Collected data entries
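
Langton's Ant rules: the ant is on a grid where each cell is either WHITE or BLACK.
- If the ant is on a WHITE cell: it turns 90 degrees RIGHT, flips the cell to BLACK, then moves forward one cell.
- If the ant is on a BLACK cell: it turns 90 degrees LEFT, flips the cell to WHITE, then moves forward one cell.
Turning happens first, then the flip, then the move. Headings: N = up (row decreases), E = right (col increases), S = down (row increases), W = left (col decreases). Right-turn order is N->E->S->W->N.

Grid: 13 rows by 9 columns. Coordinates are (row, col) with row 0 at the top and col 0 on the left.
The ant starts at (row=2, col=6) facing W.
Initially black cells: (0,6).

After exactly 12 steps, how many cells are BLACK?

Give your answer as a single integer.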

**TASK DETAILS**
Filter the entries above down to the lines that contain the word "then".

**REPLY**
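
- If the ant is on a WHITE cell: it turns 90 degrees RIGHT, flips the cell to BLACK, then moves forward one cell.
- If the ant is on a BLACK cell: it turns 90 degrees LEFT, flips the cell to WHITE, then moves forward one cell.
Turning happens first, then the flip, then the move. Headings: N = up (row decreases), E = right (col increases), S = down (row increases), W = left (col decreases). Right-turn order is N->E->S->W->N.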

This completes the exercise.